#### The data:

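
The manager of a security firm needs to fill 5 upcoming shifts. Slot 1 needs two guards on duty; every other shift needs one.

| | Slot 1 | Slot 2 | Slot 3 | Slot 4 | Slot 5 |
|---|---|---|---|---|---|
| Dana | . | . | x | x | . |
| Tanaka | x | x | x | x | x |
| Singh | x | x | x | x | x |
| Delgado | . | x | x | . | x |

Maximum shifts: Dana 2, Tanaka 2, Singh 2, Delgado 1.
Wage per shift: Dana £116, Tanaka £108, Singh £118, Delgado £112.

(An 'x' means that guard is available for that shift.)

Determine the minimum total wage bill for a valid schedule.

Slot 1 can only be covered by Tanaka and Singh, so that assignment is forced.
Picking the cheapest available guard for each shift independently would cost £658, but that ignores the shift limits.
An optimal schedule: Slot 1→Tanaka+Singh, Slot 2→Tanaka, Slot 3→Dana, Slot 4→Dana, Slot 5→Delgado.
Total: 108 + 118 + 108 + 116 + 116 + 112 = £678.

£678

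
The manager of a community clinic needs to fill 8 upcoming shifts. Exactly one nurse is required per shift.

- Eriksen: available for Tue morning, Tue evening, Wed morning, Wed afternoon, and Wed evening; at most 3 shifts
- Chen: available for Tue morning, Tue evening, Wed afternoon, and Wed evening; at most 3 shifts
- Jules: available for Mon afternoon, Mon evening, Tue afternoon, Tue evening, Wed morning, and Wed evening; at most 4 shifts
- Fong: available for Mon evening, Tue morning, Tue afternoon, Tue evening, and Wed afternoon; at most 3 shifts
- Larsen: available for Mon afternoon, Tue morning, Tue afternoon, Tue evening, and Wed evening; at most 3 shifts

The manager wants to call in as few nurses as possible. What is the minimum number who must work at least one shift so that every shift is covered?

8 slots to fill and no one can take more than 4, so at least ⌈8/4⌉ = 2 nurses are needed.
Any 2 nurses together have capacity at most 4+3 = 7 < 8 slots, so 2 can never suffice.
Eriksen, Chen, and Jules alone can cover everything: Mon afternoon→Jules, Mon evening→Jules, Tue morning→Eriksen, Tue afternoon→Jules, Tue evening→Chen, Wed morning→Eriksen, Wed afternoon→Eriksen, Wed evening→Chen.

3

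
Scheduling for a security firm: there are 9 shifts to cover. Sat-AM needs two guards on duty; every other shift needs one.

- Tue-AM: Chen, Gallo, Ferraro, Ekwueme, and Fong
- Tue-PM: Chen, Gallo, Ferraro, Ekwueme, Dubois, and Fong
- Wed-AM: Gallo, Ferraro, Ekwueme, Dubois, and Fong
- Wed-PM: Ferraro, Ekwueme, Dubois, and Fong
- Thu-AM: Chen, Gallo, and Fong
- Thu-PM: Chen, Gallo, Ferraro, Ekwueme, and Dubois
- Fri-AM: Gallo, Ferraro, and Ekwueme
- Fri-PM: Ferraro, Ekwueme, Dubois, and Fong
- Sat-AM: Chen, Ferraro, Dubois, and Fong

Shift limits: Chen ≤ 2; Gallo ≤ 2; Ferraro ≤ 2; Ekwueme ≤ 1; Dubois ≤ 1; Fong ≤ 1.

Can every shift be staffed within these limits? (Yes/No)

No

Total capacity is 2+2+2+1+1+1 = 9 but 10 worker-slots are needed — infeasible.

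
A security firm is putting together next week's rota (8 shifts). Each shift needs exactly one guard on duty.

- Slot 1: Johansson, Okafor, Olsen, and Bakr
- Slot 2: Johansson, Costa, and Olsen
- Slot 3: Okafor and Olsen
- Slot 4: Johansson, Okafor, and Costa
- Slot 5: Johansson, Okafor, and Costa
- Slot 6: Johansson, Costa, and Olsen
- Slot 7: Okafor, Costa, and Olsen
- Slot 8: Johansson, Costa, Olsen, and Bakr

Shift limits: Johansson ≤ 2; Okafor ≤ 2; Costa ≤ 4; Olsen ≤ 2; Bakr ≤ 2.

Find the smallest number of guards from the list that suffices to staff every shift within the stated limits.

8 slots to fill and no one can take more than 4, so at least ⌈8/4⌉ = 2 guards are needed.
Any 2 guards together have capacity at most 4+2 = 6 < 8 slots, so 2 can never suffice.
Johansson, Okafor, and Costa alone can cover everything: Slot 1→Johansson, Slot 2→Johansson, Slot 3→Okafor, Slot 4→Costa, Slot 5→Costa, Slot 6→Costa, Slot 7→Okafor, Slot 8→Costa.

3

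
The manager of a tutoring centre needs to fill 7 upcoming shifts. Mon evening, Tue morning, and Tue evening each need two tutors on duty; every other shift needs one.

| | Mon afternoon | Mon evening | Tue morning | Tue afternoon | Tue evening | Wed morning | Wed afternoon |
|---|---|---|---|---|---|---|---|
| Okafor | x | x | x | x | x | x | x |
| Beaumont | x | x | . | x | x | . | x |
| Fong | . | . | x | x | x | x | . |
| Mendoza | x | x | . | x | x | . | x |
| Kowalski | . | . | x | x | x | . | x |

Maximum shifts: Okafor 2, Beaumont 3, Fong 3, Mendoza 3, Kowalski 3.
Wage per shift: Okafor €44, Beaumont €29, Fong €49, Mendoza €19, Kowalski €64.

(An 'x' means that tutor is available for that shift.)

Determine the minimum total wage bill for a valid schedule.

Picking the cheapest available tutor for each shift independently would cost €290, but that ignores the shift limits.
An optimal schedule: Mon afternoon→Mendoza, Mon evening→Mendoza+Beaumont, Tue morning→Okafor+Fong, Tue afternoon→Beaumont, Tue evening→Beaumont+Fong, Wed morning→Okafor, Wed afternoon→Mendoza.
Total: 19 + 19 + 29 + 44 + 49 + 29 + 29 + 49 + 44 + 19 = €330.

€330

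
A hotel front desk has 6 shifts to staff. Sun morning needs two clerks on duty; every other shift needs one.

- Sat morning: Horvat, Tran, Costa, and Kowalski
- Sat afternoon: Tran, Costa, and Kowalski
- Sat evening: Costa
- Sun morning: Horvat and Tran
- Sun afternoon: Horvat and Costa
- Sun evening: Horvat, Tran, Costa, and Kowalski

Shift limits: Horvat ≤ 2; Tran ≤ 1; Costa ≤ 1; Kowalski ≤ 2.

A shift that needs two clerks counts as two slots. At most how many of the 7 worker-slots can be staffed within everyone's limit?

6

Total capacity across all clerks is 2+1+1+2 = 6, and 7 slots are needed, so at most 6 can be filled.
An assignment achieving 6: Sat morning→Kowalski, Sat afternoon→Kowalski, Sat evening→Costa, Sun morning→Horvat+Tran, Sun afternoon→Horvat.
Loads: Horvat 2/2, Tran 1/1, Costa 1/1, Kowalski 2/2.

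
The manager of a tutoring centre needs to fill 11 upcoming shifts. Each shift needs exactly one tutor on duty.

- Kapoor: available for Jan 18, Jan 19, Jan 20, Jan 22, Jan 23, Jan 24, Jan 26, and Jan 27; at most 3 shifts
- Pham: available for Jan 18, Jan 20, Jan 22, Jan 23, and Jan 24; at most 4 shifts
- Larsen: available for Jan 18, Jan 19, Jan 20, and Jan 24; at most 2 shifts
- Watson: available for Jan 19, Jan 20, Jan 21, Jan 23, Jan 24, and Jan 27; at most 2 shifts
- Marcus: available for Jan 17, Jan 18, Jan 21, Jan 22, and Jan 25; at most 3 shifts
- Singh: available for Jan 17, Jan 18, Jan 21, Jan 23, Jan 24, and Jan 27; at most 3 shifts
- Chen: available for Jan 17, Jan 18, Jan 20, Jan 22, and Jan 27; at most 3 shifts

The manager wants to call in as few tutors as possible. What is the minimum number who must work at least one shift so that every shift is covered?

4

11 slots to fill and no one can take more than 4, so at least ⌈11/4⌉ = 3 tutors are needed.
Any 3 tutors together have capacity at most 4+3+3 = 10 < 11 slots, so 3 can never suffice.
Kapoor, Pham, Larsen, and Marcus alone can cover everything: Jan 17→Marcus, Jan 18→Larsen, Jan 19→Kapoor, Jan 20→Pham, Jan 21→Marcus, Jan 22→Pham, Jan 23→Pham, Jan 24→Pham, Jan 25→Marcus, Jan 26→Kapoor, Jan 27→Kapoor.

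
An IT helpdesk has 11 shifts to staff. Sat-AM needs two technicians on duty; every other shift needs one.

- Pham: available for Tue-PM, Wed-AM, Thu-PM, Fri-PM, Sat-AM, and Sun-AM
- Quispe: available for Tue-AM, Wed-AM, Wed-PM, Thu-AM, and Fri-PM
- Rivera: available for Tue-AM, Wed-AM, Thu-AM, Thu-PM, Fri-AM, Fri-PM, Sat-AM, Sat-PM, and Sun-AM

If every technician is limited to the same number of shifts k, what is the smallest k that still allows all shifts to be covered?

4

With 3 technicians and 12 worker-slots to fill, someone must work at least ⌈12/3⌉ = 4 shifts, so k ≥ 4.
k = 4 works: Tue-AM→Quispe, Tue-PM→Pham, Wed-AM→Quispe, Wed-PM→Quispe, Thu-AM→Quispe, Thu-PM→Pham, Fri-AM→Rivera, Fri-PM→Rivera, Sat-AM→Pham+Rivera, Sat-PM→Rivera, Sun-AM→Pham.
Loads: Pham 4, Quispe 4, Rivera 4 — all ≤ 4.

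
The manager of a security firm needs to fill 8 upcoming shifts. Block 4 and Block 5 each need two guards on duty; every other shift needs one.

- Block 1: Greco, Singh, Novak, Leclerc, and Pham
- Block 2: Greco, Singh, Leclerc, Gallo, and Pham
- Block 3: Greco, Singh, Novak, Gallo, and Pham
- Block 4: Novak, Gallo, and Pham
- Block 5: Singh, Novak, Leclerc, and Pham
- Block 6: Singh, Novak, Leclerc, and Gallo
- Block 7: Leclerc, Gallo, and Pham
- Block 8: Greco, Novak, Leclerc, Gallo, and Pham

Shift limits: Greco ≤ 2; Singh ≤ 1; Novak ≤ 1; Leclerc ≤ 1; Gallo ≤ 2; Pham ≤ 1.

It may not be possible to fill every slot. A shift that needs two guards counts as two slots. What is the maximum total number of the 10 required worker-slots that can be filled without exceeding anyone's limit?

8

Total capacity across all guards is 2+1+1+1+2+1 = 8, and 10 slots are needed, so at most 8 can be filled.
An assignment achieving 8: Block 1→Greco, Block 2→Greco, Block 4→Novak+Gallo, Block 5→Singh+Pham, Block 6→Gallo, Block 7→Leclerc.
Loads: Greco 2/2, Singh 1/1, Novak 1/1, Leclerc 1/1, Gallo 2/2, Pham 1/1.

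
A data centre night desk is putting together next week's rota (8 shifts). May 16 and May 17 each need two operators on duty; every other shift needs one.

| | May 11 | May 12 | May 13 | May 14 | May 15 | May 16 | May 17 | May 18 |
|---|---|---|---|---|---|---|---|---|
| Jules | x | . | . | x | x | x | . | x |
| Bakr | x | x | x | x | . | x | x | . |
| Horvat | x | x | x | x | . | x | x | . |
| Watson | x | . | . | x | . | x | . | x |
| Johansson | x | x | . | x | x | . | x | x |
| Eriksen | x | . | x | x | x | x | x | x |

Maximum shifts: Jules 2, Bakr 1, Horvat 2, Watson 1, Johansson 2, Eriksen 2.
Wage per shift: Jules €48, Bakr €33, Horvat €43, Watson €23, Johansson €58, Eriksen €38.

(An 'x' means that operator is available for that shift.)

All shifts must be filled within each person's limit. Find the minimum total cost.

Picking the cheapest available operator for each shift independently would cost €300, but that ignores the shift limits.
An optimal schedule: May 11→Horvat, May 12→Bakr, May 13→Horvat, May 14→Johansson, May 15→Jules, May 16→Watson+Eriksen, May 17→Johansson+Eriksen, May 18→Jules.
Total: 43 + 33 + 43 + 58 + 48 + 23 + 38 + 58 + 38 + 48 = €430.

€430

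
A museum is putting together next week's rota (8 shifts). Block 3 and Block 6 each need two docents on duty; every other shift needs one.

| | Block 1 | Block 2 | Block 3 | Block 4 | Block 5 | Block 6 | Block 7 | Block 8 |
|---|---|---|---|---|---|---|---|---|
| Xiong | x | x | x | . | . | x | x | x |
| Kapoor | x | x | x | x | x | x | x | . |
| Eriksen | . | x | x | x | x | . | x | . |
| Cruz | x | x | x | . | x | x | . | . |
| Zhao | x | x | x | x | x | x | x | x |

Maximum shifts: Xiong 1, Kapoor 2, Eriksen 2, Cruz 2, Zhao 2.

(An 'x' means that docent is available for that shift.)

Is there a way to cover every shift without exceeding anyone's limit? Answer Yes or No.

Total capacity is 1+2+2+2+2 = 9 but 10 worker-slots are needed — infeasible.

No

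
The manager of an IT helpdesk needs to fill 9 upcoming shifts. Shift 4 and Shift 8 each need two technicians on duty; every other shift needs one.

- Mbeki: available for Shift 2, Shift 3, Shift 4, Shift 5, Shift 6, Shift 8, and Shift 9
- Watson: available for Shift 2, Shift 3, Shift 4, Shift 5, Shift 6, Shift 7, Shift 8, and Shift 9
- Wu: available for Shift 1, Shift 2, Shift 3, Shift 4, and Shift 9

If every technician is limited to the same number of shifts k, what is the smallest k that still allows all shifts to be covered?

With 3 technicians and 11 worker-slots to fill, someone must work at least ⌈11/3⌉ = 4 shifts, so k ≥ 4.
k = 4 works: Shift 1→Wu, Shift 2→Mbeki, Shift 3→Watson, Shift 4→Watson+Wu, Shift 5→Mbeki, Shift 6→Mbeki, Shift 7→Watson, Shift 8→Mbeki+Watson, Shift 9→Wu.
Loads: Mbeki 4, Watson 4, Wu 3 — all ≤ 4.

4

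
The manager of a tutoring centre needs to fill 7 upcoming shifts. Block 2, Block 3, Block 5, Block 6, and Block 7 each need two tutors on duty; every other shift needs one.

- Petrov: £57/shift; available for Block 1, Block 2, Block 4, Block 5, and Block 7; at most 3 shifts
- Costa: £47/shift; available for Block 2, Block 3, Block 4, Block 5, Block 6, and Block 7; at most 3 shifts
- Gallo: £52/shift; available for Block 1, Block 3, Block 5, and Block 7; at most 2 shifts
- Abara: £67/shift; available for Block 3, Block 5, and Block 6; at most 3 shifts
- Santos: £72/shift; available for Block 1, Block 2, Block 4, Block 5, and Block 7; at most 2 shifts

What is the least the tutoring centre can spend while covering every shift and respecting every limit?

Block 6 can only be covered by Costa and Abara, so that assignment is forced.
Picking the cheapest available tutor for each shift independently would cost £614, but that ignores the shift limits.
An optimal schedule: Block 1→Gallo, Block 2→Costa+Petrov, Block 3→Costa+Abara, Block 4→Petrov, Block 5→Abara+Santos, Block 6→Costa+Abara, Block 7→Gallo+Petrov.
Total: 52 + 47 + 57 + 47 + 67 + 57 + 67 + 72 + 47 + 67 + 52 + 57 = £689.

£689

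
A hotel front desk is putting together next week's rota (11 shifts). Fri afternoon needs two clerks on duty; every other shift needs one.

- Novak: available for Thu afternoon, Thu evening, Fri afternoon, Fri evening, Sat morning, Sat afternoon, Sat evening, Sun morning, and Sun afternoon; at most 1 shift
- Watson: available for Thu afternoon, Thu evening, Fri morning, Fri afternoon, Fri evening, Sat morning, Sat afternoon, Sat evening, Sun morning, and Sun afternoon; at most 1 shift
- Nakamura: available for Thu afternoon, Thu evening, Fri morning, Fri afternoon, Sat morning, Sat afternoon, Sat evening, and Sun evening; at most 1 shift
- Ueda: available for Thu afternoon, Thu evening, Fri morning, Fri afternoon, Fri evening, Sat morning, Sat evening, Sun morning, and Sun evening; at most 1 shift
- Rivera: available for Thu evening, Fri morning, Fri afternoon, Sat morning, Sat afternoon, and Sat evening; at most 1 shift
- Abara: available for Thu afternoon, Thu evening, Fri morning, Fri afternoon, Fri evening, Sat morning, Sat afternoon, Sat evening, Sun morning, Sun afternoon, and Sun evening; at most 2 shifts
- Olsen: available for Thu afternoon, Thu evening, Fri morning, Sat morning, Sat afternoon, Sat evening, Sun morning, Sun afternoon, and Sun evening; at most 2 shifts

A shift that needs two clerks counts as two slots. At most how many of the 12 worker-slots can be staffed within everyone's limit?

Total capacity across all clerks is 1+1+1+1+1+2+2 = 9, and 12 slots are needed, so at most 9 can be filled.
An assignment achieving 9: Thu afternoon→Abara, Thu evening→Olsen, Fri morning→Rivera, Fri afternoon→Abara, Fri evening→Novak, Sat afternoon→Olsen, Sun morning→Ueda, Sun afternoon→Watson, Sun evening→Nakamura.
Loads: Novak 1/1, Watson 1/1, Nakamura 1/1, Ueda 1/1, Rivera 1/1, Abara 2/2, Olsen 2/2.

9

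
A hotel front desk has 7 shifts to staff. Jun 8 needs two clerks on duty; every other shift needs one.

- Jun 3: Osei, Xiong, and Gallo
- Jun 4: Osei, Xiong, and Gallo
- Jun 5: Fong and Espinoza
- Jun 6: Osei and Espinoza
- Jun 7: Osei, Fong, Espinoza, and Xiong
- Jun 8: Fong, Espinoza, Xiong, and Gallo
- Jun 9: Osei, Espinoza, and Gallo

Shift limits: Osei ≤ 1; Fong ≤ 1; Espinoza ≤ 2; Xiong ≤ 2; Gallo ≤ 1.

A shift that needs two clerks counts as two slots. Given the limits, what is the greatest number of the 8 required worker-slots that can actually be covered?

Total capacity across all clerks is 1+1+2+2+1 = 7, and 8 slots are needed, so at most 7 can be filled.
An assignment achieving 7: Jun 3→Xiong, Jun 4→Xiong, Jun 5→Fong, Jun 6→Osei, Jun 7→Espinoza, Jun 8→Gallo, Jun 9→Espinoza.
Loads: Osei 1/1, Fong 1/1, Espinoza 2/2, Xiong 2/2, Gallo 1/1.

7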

#### Work request:
Scan the lines above for "firm", then copy every one that has it.

#### Your solution:
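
The manager of a security firm needs to fill 5 upcoming shifts. Slot 1 needs two guards on duty; every other shift needs one.
Scheduling for a security firm: there are 9 shifts to cover. Sat-AM needs two guards on duty; every other shift needs one.
A security firm is putting together next week's rota (8 shifts). Each shift needs exactly one guard on duty.
The manager of a security firm needs to fill 8 upcoming shifts. Block 4 and Block 5 each need two guards on duty; every other shift needs one.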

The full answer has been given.